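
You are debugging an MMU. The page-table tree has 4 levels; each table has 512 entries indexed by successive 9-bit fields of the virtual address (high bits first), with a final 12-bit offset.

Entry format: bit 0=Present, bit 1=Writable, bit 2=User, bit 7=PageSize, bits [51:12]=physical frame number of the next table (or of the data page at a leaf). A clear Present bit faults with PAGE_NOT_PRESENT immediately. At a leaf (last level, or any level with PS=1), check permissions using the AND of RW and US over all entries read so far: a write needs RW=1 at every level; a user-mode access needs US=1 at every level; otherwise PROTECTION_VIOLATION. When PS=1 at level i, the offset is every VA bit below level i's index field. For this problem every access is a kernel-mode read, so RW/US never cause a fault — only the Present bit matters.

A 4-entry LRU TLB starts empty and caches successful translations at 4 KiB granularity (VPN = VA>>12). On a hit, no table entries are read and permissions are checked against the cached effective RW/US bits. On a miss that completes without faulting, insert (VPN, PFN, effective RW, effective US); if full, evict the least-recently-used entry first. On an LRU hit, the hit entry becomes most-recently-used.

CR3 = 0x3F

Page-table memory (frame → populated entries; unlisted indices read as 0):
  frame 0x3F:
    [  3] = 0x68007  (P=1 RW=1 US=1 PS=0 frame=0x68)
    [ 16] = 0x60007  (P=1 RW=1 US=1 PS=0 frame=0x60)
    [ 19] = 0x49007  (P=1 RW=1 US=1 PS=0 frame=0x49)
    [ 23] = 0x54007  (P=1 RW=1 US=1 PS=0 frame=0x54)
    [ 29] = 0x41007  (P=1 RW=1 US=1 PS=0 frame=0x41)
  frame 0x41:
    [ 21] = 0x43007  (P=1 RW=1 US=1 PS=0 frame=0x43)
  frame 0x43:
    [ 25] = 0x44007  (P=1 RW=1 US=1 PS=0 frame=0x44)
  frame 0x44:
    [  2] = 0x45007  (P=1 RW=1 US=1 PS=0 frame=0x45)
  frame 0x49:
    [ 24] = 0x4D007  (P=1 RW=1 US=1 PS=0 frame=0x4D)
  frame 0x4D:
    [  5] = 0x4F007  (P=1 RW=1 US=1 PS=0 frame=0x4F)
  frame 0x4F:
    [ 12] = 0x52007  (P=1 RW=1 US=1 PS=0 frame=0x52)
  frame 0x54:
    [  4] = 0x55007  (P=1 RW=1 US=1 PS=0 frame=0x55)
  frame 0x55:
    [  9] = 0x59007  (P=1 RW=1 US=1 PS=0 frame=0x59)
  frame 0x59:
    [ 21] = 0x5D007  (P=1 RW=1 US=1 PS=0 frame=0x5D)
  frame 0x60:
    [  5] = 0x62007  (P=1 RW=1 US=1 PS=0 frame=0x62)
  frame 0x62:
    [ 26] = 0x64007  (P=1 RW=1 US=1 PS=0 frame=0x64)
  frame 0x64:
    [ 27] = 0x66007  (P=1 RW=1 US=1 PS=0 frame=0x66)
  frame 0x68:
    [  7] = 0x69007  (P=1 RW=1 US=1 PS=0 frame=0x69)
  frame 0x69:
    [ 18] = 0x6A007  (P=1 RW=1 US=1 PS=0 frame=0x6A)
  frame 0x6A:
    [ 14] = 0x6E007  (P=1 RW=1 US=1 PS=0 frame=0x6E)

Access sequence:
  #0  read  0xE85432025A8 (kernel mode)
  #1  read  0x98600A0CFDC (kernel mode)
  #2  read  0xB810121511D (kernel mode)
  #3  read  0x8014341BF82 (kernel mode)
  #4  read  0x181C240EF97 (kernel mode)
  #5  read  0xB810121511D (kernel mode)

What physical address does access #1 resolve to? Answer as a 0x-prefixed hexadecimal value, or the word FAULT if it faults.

Per-access translation:
#0 VA=0xE85432025A8 (r,kernel):
  [0] read 0x3F idx=29: raw=0x41007 flags P=1 W=1 U=1 S=0
  [1] read 0x41 idx=21: raw=0x43007 flags P=1 W=1 U=1 S=0
  [2] read 0x43 idx=25: raw=0x44007 flags P=1 W=1 U=1 S=0
  [3] read 0x44 idx=2: raw=0x45007 flags P=1 W=1 U=1 S=0
  → PA=0x455A8  (4 entries read)
#1 VA=0x98600A0CFDC (r,kernel):
  [0] read 0x3F idx=19: raw=0x49007 flags P=1 W=1 U=1 S=0
  [1] read 0x49 idx=24: raw=0x4D007 flags P=1 W=1 U=1 S=0
  [2] read 0x4D idx=5: raw=0x4F007 flags P=1 W=1 U=1 S=0
  [3] read 0x4F idx=12: raw=0x52007 flags P=1 W=1 U=1 S=0
  → PA=0x52FDC  (4 entries read)
#2 VA=0xB810121511D (r,kernel):
  [0] read 0x3F idx=23: raw=0x54007 flags P=1 W=1 U=1 S=0
  [1] read 0x54 idx=4: raw=0x55007 flags P=1 W=1 U=1 S=0
  [2] read 0x55 idx=9: raw=0x59007 flags P=1 W=1 U=1 S=0
  [3] read 0x59 idx=21: raw=0x5D007 flags P=1 W=1 U=1 S=0
  → PA=0x5D11D  (4 entries read)
#3 VA=0x8014341BF82 (r,kernel):
  [0] read 0x3F idx=16: raw=0x60007 flags P=1 W=1 U=1 S=0
  [1] read 0x60 idx=5: raw=0x62007 flags P=1 W=1 U=1 S=0
  [2] read 0x62 idx=26: raw=0x64007 flags P=1 W=1 U=1 S=0
  [3] read 0x64 idx=27: raw=0x66007 flags P=1 W=1 U=1 S=0
  → PA=0x66F82  (4 entries read)
#4 VA=0x181C240EF97 (r,kernel):
  [0] read 0x3F idx=3: raw=0x68007 flags P=1 W=1 U=1 S=0
  [1] read 0x68 idx=7: raw=0x69007 flags P=1 W=1 U=1 S=0
  [2] read 0x69 idx=18: raw=0x6A007 flags P=1 W=1 U=1 S=0
  [3] read 0x6A idx=14: raw=0x6E007 flags P=1 W=1 U=1 S=0
  → PA=0x6EF97  (4 entries read)
#5 VA=0xB810121511D (r,kernel):
  TLB hit vpn=0xB8101215 → PA=0x5D11D

Access #1 PA: 0x52FDC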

## PROBLEM REQUIREMENTS:
Write the records out again. Keep every line exactly as it is.

## RESPONSE TO THE EXERCISE:
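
You are debugging an MMU. The page-table tree has 4 levels; each table has 512 entries indexed by successive 9-bit fields of the virtual address (high bits first), with a final 12-bit offset.

Entry format: bit 0=Present, bit 1=Writable, bit 2=User, bit 7=PageSize, bits [51:12]=physical frame number of the next table (or of the data page at a leaf). A clear Present bit faults with PAGE_NOT_PRESENT immediately. At a leaf (last level, or any level with PS=1), check permissions using the AND of RW and US over all entries read so far: a write needs RW=1 at every level; a user-mode access needs US=1 at every level; otherwise PROTECTION_VIOLATION. When PS=1 at level i, the offset is every VA bit below level i's index field. For this problem every access is a kernel-mode read, so RW/US never cause a fault — only the Present bit matters.

A 4-entry LRU TLB starts empty and caches successful translations at 4 KiB granularity (VPN = VA>>12). On a hit, no table entries are read and permissions are checked against the cached effective RW/US bits. On a miss that completes without faulting, insert (VPN, PFN, effective RW, effective US); if full, evict the least-recently-used entry first. On an LRU hit, the hit entry becomes most-recently-used.

CR3 = 0x3F

Page-table memory (frame → populated entries; unlisted indices read as 0):
  frame 0x3F:
    [  3] = 0x68007  (P=1 RW=1 US=1 PS=0 frame=0x68)
    [ 16] = 0x60007  (P=1 RW=1 US=1 PS=0 frame=0x60)
    [ 19] = 0x49007  (P=1 RW=1 US=1 PS=0 frame=0x49)
    [ 23] = 0x54007  (P=1 RW=1 US=1 PS=0 frame=0x54)
    [ 29] = 0x41007  (P=1 RW=1 US=1 PS=0 frame=0x41)
  frame 0x41:
    [ 21] = 0x43007  (P=1 RW=1 US=1 PS=0 frame=0x43)
  frame 0x43:
    [ 25] = 0x44007  (P=1 RW=1 US=1 PS=0 frame=0x44)
  frame 0x44:
    [  2] = 0x45007  (P=1 RW=1 US=1 PS=0 frame=0x45)
  frame 0x49:
    [ 24] = 0x4D007  (P=1 RW=1 US=1 PS=0 frame=0x4D)
  frame 0x4D:
    [  5] = 0x4F007  (P=1 RW=1 US=1 PS=0 frame=0x4F)
  frame 0x4F:
    [ 12] = 0x52007  (P=1 RW=1 US=1 PS=0 frame=0x52)
  frame 0x54:
    [  4] = 0x55007  (P=1 RW=1 US=1 PS=0 frame=0x55)
  frame 0x55:
    [  9] = 0x59007  (P=1 RW=1 US=1 PS=0 frame=0x59)
  frame 0x59:
    [ 21] = 0x5D007  (P=1 RW=1 US=1 PS=0 frame=0x5D)
  frame 0x60:
    [  5] = 0x62007  (P=1 RW=1 US=1 PS=0 frame=0x62)
  frame 0x62:
    [ 26] = 0x64007  (P=1 RW=1 US=1 PS=0 frame=0x64)
  frame 0x64:
    [ 27] = 0x66007  (P=1 RW=1 US=1 PS=0 frame=0x66)
  frame 0x68:
    [  7] = 0x69007  (P=1 RW=1 US=1 PS=0 frame=0x69)
  frame 0x69:
    [ 18] = 0x6A007  (P=1 RW=1 US=1 PS=0 frame=0x6A)
  frame 0x6A:
    [ 14] = 0x6E007  (P=1 RW=1 US=1 PS=0 frame=0x6E)

Access sequence:
  #0  read  0xE85432025A8 (kernel mode)
  #1  read  0x98600A0CFDC (kernel mode)
  #2  read  0xB810121511D (kernel mode)
  #3  read  0x8014341BF82 (kernel mode)
  #4  read  0x181C240EF97 (kernel mode)
  #5  read  0xB810121511D (kernel mode)

What physical address does access #1 resolve to? Answer as a 0x-prefixed hexadecimal value, or the word FAULT if it faults.

Per-access translation:
#0 VA=0xE85432025A8 (r,kernel):
  [0] read 0x3F idx=29: raw=0x41007 flags P=1 W=1 U=1 S=0
  [1] read 0x41 idx=21: raw=0x43007 flags P=1 W=1 U=1 S=0
  [2] read 0x43 idx=25: raw=0x44007 flags P=1 W=1 U=1 S=0
  [3] read 0x44 idx=2: raw=0x45007 flags P=1 W=1 U=1 S=0
  → PA=0x455A8  (4 entries read)
#1 VA=0x98600A0CFDC (r,kernel):
  [0] read 0x3F idx=19: raw=0x49007 flags P=1 W=1 U=1 S=0
  [1] read 0x49 idx=24: raw=0x4D007 flags P=1 W=1 U=1 S=0
  [2] read 0x4D idx=5: raw=0x4F007 flags P=1 W=1 U=1 S=0
  [3] read 0x4F idx=12: raw=0x52007 flags P=1 W=1 U=1 S=0
  → PA=0x52FDC  (4 entries read)
#2 VA=0xB810121511D (r,kernel):
  [0] read 0x3F idx=23: raw=0x54007 flags P=1 W=1 U=1 S=0
  [1] read 0x54 idx=4: raw=0x55007 flags P=1 W=1 U=1 S=0
  [2] read 0x55 idx=9: raw=0x59007 flags P=1 W=1 U=1 S=0
  [3] read 0x59 idx=21: raw=0x5D007 flags P=1 W=1 U=1 S=0
  → PA=0x5D11D  (4 entries read)
#3 VA=0x8014341BF82 (r,kernel):
  [0] read 0x3F idx=16: raw=0x60007 flags P=1 W=1 U=1 S=0
  [1] read 0x60 idx=5: raw=0x62007 flags P=1 W=1 U=1 S=0
  [2] read 0x62 idx=26: raw=0x64007 flags P=1 W=1 U=1 S=0
  [3] read 0x64 idx=27: raw=0x66007 flags P=1 W=1 U=1 S=0
  → PA=0x66F82  (4 entries read)
#4 VA=0x181C240EF97 (r,kernel):
  [0] read 0x3F idx=3: raw=0x68007 flags P=1 W=1 U=1 S=0
  [1] read 0x68 idx=7: raw=0x69007 flags P=1 W=1 U=1 S=0
  [2] read 0x69 idx=18: raw=0x6A007 flags P=1 W=1 U=1 S=0
  [3] read 0x6A idx=14: raw=0x6E007 flags P=1 W=1 U=1 S=0
  → PA=0x6EF97  (4 entries read)
#5 VA=0xB810121511D (r,kernel):
  TLB hit vpn=0xB8101215 → PA=0x5D11D

Access #1 PA: 0x52FDC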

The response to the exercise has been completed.